BEGIN Record excerpts
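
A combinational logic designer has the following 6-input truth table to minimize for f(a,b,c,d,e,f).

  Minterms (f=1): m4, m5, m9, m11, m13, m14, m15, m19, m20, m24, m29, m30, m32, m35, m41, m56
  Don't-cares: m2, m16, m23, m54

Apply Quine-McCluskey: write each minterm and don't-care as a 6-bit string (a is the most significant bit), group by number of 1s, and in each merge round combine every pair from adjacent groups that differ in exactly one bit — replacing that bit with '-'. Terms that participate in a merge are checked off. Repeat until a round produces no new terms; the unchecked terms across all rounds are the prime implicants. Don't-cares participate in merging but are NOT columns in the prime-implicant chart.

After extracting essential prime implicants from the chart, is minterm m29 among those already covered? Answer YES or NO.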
END Record excerpts
- **Brief**
Would you restate exactly the lines of the material above, from its opening line through the line with "Don't-cares: m2, m16, m23, m54", and output only those?

- **Answer box**
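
A combinational logic designer has the following 6-input truth table to minimize for f(a,b,c,d,e,f).

  Minterms (f=1): m4, m5, m9, m11, m13, m14, m15, m19, m20, m24, m29, m30, m32, m35, m41, m56
  Don't-cares: m2, m16, m23, m54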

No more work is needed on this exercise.